Copy the entries below exactly, but only from the line containing "My swatch measures" through the final line.

==*==

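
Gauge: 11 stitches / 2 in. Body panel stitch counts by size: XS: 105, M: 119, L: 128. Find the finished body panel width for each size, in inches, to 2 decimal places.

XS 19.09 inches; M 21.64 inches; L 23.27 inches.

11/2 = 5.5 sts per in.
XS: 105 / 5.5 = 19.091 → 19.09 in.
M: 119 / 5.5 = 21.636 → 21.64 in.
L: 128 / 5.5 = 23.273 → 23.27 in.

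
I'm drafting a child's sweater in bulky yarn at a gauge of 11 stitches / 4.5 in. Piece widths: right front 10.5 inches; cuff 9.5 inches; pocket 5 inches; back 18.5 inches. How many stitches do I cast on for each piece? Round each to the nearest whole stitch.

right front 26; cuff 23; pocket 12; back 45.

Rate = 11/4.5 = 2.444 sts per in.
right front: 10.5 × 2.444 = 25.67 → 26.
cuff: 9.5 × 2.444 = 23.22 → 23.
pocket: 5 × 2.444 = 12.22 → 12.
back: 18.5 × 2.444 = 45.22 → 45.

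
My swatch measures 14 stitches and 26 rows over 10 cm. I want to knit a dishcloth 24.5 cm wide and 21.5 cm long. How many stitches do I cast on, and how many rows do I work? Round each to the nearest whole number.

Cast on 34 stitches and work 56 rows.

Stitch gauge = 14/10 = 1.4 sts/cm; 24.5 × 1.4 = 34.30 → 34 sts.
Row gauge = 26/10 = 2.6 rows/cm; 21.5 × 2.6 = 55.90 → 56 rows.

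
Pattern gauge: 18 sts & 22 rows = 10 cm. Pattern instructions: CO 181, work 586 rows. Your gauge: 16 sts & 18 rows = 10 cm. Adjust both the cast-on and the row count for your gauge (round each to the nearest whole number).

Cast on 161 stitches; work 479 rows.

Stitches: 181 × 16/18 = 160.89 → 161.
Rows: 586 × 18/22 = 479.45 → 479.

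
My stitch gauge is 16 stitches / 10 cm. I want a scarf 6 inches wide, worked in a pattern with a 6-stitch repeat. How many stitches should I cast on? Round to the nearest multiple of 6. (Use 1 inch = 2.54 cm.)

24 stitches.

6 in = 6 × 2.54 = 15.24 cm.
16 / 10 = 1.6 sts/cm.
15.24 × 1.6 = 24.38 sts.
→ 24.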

==*==

* _FINISHED EXERCISE_
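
My swatch measures 14 stitches and 26 rows over 10 cm. I want to knit a dishcloth 24.5 cm wide and 21.5 cm long. How many stitches do I cast on, and how many rows do I work? Round each to the nearest whole number.

Cast on 34 stitches and work 56 rows.

Stitch gauge = 14/10 = 1.4 sts/cm; 24.5 × 1.4 = 34.30 → 34 sts.
Row gauge = 26/10 = 2.6 rows/cm; 21.5 × 2.6 = 55.90 → 56 rows.

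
Pattern gauge: 18 sts & 22 rows = 10 cm. Pattern instructions: CO 181, work 586 rows. Your gauge: 16 sts & 18 rows = 10 cm. Adjust both the cast-on and the row count for your gauge (round each to the nearest whole number).

Cast on 161 stitches; work 479 rows.

Stitches: 181 × 16/18 = 160.89 → 161.
Rows: 586 × 18/22 = 479.45 → 479.

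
My stitch gauge is 16 stitches / 10 cm. I want a scarf 6 inches wide, worked in a pattern with a 6-stitch repeat. How many stitches should I cast on? Round to the nearest multiple of 6. (Use 1 inch = 2.54 cm.)

24 stitches.

6 in = 6 × 2.54 = 15.24 cm.
16 / 10 = 1.6 sts/cm.
15.24 × 1.6 = 24.38 sts.
→ 24.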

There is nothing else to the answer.